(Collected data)
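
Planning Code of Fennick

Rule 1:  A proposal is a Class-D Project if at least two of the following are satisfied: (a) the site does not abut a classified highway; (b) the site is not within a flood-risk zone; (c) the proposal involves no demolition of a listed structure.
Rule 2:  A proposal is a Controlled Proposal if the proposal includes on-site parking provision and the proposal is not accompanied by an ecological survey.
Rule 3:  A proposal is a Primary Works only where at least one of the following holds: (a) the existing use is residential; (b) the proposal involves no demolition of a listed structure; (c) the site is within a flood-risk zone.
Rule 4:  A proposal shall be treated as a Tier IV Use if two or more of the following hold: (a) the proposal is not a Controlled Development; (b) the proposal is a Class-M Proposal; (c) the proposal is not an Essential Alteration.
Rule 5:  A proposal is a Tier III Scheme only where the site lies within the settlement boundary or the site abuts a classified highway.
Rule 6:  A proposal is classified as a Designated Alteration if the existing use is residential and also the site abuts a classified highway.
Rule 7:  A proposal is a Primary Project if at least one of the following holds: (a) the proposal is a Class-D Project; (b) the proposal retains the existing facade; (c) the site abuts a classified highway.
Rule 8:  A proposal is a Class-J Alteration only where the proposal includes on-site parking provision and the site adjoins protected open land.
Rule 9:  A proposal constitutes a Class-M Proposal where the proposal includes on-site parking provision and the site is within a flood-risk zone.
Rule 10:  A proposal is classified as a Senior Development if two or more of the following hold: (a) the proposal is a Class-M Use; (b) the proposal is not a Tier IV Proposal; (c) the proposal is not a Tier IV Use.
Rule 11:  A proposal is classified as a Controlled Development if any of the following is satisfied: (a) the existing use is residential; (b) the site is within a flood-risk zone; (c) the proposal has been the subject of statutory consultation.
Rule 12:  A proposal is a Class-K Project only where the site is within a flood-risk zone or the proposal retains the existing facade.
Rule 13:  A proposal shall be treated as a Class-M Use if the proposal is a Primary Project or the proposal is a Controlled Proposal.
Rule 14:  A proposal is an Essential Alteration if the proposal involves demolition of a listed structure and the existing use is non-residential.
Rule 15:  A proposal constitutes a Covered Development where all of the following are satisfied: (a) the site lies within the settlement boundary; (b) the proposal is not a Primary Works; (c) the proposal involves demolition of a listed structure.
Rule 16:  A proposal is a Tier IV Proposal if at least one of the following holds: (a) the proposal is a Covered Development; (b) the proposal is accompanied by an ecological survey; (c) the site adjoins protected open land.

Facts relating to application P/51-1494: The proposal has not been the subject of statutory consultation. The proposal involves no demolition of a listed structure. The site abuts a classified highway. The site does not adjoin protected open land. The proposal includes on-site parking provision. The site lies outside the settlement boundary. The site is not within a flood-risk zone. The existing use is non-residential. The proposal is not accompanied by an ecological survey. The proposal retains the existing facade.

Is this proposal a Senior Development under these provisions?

Yes

rule 1 — Class-D Project: the site does not abut a classified highway? no; the site is not within a flood-risk zone? yes; the proposal involves no demolition of a listed structure? yes — 2 of 3 hold (need ≥2) → satisfied.
rule 7 — Primary Project: [Class-D Project (rule 1)? yes] OR [the proposal retains the existing facade? yes] OR [the site abuts a classified highway? yes] → satisfied.
rule 2 — Controlled Proposal: [the proposal includes on-site parking provision? yes] AND [the proposal is not accompanied by an ecological survey? yes] → satisfied.
rule 13 — Class-M Use: [Primary Project (rule 7)? yes] OR [Controlled Proposal (rule 2)? yes] → satisfied.
rule 3 — Primary Works: [the existing use is residential? no] OR [the proposal involves no demolition of a listed structure? yes] OR [the site is within a flood-risk zone? no] → satisfied.
rule 15 — Covered Development: [the site lies within the settlement boundary? no] AND [not a Primary Works (rule 3)? no] AND [the proposal involves demolition of a listed structure? no] → not satisfied.
rule 16 — Tier IV Proposal: [Covered Development (rule 15)? no] OR [the proposal is accompanied by an ecological survey? no] OR [the site adjoins protected open land? no] → not satisfied.
rule 11 — Controlled Development: [the existing use is residential? no] OR [the site is within a flood-risk zone? no] OR [the proposal has been the subject of statutory consultation? no] → not satisfied.
rule 9 — Class-M Proposal: [the proposal includes on-site parking provision? yes] AND [the site is within a flood-risk zone? no] → not satisfied.
rule 14 — Essential Alteration: [the proposal involves demolition of a listed structure? no] AND [the existing use is non-residential? yes] → not satisfied.
rule 4 — Tier IV Use: not a Controlled Development (rule 11)? yes; Class-M Proposal (rule 9)? no; not an Essential Alteration (rule 14)? yes — 2 of 3 hold (need ≥2) → satisfied.
rule 10 — Senior Development: Class-M Use (rule 13)? yes; not a Tier IV Proposal (rule 16)? yes; not a Tier IV Use (rule 4)? no — 2 of 3 hold (need ≥2) → satisfied.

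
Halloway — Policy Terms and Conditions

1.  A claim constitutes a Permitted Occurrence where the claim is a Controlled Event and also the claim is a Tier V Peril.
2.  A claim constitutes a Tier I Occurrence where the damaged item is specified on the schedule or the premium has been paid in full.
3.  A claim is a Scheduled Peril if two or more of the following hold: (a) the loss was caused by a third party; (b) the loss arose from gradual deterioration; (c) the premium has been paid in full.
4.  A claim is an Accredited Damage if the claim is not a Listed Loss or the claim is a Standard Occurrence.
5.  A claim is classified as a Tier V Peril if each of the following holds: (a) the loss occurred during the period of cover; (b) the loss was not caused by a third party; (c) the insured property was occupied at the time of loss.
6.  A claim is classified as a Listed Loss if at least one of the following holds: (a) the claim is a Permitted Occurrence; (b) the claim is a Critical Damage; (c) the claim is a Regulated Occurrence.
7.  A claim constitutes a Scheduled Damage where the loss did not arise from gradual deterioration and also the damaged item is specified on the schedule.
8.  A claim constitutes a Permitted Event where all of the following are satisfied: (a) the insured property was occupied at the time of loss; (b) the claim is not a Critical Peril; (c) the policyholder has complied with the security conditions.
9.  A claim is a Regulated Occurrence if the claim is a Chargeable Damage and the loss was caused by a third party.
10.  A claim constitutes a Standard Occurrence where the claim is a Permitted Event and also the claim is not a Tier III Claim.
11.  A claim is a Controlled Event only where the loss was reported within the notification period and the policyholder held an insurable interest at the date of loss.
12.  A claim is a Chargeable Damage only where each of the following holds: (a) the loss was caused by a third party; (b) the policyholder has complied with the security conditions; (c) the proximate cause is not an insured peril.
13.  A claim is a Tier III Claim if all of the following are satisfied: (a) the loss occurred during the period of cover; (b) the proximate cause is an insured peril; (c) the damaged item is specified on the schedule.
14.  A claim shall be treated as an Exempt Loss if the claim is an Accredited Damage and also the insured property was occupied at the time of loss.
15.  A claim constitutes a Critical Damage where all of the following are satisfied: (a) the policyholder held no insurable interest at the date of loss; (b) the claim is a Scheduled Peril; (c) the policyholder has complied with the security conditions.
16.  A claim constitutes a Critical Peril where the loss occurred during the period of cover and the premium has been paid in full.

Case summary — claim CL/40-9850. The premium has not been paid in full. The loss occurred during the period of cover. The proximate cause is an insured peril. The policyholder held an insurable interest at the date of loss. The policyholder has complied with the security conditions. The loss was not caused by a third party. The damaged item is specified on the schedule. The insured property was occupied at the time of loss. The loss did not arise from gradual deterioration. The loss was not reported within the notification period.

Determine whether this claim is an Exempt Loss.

paragraph 11 — Controlled Event: [the loss was reported within the notification period? no] AND [the policyholder held an insurable interest at the date of loss? yes] → not satisfied.
paragraph 5 — Tier V Peril: [the loss occurred during the period of cover? yes] AND [the loss was not caused by a third party? yes] AND [the insured property was occupied at the time of loss? yes] → satisfied.
paragraph 1 — Permitted Occurrence: [Controlled Event (paragraph 11)? no] AND [Tier V Peril (paragraph 5)? yes] → not satisfied.
paragraph 3 — Scheduled Peril: the loss was caused by a third party? no; the loss arose from gradual deterioration? no; the premium has been paid in full? no — 0 of 3 hold (need ≥2) → not satisfied.
paragraph 15 — Critical Damage: [the policyholder held no insurable interest at the date of loss? no] AND [Scheduled Peril (paragraph 3)? no] AND [the policyholder has complied with the security conditions? yes] → not satisfied.
paragraph 12 — Chargeable Damage: [the loss was caused by a third party? no] AND [the policyholder has complied with the security conditions? yes] AND [the proximate cause is not an insured peril? no] → not satisfied.
paragraph 9 — Regulated Occurrence: [Chargeable Damage (paragraph 12)? no] AND [the loss was caused by a third party? no] → not satisfied.
paragraph 6 — Listed Loss: [Permitted Occurrence (paragraph 1)? no] OR [Critical Damage (paragraph 15)? no] OR [Regulated Occurrence (paragraph 9)? no] → not satisfied.
paragraph 16 — Critical Peril: [the loss occurred during the period of cover? yes] AND [the premium has been paid in full? no] → not satisfied.
paragraph 8 — Permitted Event: [the insured property was occupied at the time of loss? yes] AND [not a Critical Peril (paragraph 16)? yes] AND [the policyholder has complied with the security conditions? yes] → satisfied.
paragraph 13 — Tier III Claim: [the loss occurred during the period of cover? yes] AND [the proximate cause is an insured peril? yes] AND [the damaged item is specified on the schedule? yes] → satisfied.
paragraph 10 — Standard Occurrence: [Permitted Event (paragraph 8)? yes] AND [not a Tier III Claim (paragraph 13)? no] → not satisfied.
paragraph 4 — Accredited Damage: [not a Listed Loss (paragraph 6)? yes] OR [Standard Occurrence (paragraph 10)? no] → satisfied.
paragraph 14 — Exempt Loss: [Accredited Damage (paragraph 4)? yes] AND [the insured property was occupied at the time of loss? yes] → satisfied.

Yes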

_Problem description_
Lines containing the word "treated": copy every one of them from the records above.

_Answer below_
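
Rule 4:  A proposal shall be treated as a Tier IV Use if two or more of the following hold: (a) the proposal is not a Controlled Development; (b) the proposal is a Class-M Proposal; (c) the proposal is not an Essential Alteration.
Rule 13:  A proposal shall be treated as a Class-M Use if the proposal is a Primary Project or the proposal is a Controlled Proposal.
14.  A claim shall be treated as an Exempt Loss if the claim is an Accredited Damage and also the insured property was occupied at the time of loss.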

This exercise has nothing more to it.